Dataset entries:
* * *
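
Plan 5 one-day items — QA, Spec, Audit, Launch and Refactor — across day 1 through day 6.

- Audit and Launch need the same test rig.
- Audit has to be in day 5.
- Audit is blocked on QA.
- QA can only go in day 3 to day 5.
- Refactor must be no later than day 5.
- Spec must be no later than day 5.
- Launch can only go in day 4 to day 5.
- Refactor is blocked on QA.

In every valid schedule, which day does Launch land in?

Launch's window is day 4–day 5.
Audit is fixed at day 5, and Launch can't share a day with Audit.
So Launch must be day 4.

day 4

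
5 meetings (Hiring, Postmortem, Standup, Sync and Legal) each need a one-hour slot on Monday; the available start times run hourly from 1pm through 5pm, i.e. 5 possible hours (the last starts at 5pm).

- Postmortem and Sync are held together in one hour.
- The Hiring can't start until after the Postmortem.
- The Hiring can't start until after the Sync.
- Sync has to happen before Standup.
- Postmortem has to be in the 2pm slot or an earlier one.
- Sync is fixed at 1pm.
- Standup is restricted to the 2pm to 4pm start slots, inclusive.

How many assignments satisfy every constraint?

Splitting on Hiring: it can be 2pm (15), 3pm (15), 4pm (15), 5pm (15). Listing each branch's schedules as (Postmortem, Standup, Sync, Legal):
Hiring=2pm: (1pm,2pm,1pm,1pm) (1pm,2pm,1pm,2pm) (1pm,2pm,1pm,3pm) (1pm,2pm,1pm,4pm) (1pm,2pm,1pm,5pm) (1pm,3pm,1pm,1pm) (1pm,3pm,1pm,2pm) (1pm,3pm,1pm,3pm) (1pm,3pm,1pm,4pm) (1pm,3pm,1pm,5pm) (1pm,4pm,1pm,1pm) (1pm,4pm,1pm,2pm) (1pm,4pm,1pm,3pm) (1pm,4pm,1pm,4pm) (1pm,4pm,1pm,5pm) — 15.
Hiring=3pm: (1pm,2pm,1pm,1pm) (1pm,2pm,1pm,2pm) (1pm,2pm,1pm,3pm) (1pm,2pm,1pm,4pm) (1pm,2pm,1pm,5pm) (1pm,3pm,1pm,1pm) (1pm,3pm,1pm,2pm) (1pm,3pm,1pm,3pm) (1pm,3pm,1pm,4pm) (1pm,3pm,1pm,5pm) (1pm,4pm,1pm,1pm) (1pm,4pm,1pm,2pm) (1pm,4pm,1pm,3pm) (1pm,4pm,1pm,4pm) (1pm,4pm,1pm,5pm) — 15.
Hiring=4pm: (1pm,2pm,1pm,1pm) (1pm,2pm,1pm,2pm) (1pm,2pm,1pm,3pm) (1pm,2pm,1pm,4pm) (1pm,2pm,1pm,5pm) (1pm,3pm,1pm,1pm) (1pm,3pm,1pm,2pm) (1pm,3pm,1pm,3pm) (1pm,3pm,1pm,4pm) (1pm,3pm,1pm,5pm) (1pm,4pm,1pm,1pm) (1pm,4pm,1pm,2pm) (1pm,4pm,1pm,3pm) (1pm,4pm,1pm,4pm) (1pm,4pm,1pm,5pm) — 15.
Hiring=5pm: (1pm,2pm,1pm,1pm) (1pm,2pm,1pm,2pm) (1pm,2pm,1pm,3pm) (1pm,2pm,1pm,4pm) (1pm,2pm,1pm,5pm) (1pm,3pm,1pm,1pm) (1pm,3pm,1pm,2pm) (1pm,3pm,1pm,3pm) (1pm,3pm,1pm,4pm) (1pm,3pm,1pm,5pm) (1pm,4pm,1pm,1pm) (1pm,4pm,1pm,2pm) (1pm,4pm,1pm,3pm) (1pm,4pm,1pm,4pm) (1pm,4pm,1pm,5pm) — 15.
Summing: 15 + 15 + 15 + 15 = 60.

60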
* * *
WORK TASK
Restate exactly each line of the data from the one bearing "- Postmortem has" to the end, and add nothing.

YOUR RESPONSE
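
- Postmortem has to be in the 2pm slot or an earlier one.
- Sync is fixed at 1pm.
- Standup is restricted to the 2pm to 4pm start slots, inclusive.

How many assignments satisfy every constraint?

Splitting on Hiring: it can be 2pm (15), 3pm (15), 4pm (15), 5pm (15). Listing each branch's schedules as (Postmortem, Standup, Sync, Legal):
Hiring=2pm: (1pm,2pm,1pm,1pm) (1pm,2pm,1pm,2pm) (1pm,2pm,1pm,3pm) (1pm,2pm,1pm,4pm) (1pm,2pm,1pm,5pm) (1pm,3pm,1pm,1pm) (1pm,3pm,1pm,2pm) (1pm,3pm,1pm,3pm) (1pm,3pm,1pm,4pm) (1pm,3pm,1pm,5pm) (1pm,4pm,1pm,1pm) (1pm,4pm,1pm,2pm) (1pm,4pm,1pm,3pm) (1pm,4pm,1pm,4pm) (1pm,4pm,1pm,5pm) — 15.
Hiring=3pm: (1pm,2pm,1pm,1pm) (1pm,2pm,1pm,2pm) (1pm,2pm,1pm,3pm) (1pm,2pm,1pm,4pm) (1pm,2pm,1pm,5pm) (1pm,3pm,1pm,1pm) (1pm,3pm,1pm,2pm) (1pm,3pm,1pm,3pm) (1pm,3pm,1pm,4pm) (1pm,3pm,1pm,5pm) (1pm,4pm,1pm,1pm) (1pm,4pm,1pm,2pm) (1pm,4pm,1pm,3pm) (1pm,4pm,1pm,4pm) (1pm,4pm,1pm,5pm) — 15.
Hiring=4pm: (1pm,2pm,1pm,1pm) (1pm,2pm,1pm,2pm) (1pm,2pm,1pm,3pm) (1pm,2pm,1pm,4pm) (1pm,2pm,1pm,5pm) (1pm,3pm,1pm,1pm) (1pm,3pm,1pm,2pm) (1pm,3pm,1pm,3pm) (1pm,3pm,1pm,4pm) (1pm,3pm,1pm,5pm) (1pm,4pm,1pm,1pm) (1pm,4pm,1pm,2pm) (1pm,4pm,1pm,3pm) (1pm,4pm,1pm,4pm) (1pm,4pm,1pm,5pm) — 15.
Hiring=5pm: (1pm,2pm,1pm,1pm) (1pm,2pm,1pm,2pm) (1pm,2pm,1pm,3pm) (1pm,2pm,1pm,4pm) (1pm,2pm,1pm,5pm) (1pm,3pm,1pm,1pm) (1pm,3pm,1pm,2pm) (1pm,3pm,1pm,3pm) (1pm,3pm,1pm,4pm) (1pm,3pm,1pm,5pm) (1pm,4pm,1pm,1pm) (1pm,4pm,1pm,2pm) (1pm,4pm,1pm,3pm) (1pm,4pm,1pm,4pm) (1pm,4pm,1pm,5pm) — 15.
Summing: 15 + 15 + 15 + 15 = 60.

60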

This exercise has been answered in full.